------ DATASET RECORDS
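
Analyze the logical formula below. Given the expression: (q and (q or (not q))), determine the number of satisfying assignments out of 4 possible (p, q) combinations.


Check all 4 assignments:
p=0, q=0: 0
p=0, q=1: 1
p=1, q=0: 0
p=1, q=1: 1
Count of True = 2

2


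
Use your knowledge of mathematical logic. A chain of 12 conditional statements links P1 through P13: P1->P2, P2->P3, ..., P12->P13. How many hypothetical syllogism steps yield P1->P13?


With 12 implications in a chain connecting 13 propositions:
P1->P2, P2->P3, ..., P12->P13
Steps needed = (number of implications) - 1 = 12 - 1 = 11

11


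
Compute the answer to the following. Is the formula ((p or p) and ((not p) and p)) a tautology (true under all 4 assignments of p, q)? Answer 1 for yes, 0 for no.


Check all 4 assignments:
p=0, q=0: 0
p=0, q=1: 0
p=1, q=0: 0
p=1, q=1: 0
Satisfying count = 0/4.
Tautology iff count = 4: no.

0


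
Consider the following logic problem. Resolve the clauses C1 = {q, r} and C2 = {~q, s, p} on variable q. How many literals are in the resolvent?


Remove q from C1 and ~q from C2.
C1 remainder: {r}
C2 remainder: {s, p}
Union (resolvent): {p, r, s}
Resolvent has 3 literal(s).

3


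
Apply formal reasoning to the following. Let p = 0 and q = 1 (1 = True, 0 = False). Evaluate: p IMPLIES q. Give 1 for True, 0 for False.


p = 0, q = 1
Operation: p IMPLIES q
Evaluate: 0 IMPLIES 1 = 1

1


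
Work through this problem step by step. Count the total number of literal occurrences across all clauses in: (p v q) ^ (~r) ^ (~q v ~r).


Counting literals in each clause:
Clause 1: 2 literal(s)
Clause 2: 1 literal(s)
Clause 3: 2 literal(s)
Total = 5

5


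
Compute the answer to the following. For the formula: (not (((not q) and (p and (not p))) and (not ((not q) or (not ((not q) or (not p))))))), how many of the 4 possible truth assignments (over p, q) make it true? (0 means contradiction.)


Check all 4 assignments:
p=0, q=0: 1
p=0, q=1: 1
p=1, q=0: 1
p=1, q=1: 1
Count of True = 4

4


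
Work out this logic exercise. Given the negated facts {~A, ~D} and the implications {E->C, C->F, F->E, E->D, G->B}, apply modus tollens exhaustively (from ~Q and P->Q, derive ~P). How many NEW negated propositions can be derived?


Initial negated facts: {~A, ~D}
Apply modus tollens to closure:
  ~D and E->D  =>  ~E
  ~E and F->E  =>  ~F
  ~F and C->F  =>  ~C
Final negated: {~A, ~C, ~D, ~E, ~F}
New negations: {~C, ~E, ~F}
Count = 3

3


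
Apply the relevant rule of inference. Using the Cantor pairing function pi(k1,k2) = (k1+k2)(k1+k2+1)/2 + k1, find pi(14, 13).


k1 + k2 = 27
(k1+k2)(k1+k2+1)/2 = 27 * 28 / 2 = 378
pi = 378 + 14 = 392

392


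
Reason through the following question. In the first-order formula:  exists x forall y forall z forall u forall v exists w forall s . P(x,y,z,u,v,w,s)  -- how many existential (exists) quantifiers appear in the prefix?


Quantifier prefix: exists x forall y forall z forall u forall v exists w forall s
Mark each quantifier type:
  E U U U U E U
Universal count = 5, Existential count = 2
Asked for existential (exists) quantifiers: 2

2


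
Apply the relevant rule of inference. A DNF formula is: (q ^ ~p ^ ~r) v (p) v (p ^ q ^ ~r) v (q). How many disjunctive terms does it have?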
------------
> _WHAT THE EXERCISE ASKS_:
Having read the records, return each one exactly.

> _FINISHED TASK_:
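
Analyze the logical formula below. Given the expression: (q and (q or (not q))), determine the number of satisfying assignments out of 4 possible (p, q) combinations.


Check all 4 assignments:
p=0, q=0: 0
p=0, q=1: 1
p=1, q=0: 0
p=1, q=1: 1
Count of True = 2

2


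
Use your knowledge of mathematical logic. A chain of 12 conditional statements links P1 through P13: P1->P2, P2->P3, ..., P12->P13. How many hypothetical syllogism steps yield P1->P13?


With 12 implications in a chain connecting 13 propositions:
P1->P2, P2->P3, ..., P12->P13
Steps needed = (number of implications) - 1 = 12 - 1 = 11

11


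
Compute the answer to the following. Is the formula ((p or p) and ((not p) and p)) a tautology (true under all 4 assignments of p, q)? Answer 1 for yes, 0 for no.


Check all 4 assignments:
p=0, q=0: 0
p=0, q=1: 0
p=1, q=0: 0
p=1, q=1: 0
Satisfying count = 0/4.
Tautology iff count = 4: no.

0


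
Consider the following logic problem. Resolve the clauses C1 = {q, r} and C2 = {~q, s, p} on variable q. How many literals are in the resolvent?


Remove q from C1 and ~q from C2.
C1 remainder: {r}
C2 remainder: {s, p}
Union (resolvent): {p, r, s}
Resolvent has 3 literal(s).

3


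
Apply formal reasoning to the following. Let p = 0 and q = 1 (1 = True, 0 = False). Evaluate: p IMPLIES q. Give 1 for True, 0 for False.


p = 0, q = 1
Operation: p IMPLIES q
Evaluate: 0 IMPLIES 1 = 1

1


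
Work through this problem step by step. Count the total number of literal occurrences across all clauses in: (p v q) ^ (~r) ^ (~q v ~r).


Counting literals in each clause:
Clause 1: 2 literal(s)
Clause 2: 1 literal(s)
Clause 3: 2 literal(s)
Total = 5

5


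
Compute the answer to the following. For the formula: (not (((not q) and (p and (not p))) and (not ((not q) or (not ((not q) or (not p))))))), how many of the 4 possible truth assignments (over p, q) make it true? (0 means contradiction.)


Check all 4 assignments:
p=0, q=0: 1
p=0, q=1: 1
p=1, q=0: 1
p=1, q=1: 1
Count of True = 4

4


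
Work out this logic exercise. Given the negated facts {~A, ~D} and the implications {E->C, C->F, F->E, E->D, G->B}, apply modus tollens exhaustively (from ~Q and P->Q, derive ~P). How many NEW negated propositions can be derived?


Initial negated facts: {~A, ~D}
Apply modus tollens to closure:
  ~D and E->D  =>  ~E
  ~E and F->E  =>  ~F
  ~F and C->F  =>  ~C
Final negated: {~A, ~C, ~D, ~E, ~F}
New negations: {~C, ~E, ~F}
Count = 3

3


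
Apply the relevant rule of inference. Using the Cantor pairing function pi(k1,k2) = (k1+k2)(k1+k2+1)/2 + k1, find pi(14, 13).


k1 + k2 = 27
(k1+k2)(k1+k2+1)/2 = 27 * 28 / 2 = 378
pi = 378 + 14 = 392

392


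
Reason through the following question. In the first-order formula:  exists x forall y forall z forall u forall v exists w forall s . P(x,y,z,u,v,w,s)  -- how many existential (exists) quantifiers appear in the prefix?


Quantifier prefix: exists x forall y forall z forall u forall v exists w forall s
Mark each quantifier type:
  E U U U U E U
Universal count = 5, Existential count = 2
Asked for existential (exists) quantifiers: 2

2


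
Apply the relevant rule of inference. A DNF formula is: (q ^ ~p ^ ~r) v (p) v (p ^ q ^ ~r) v (q). How many disjunctive terms does it have?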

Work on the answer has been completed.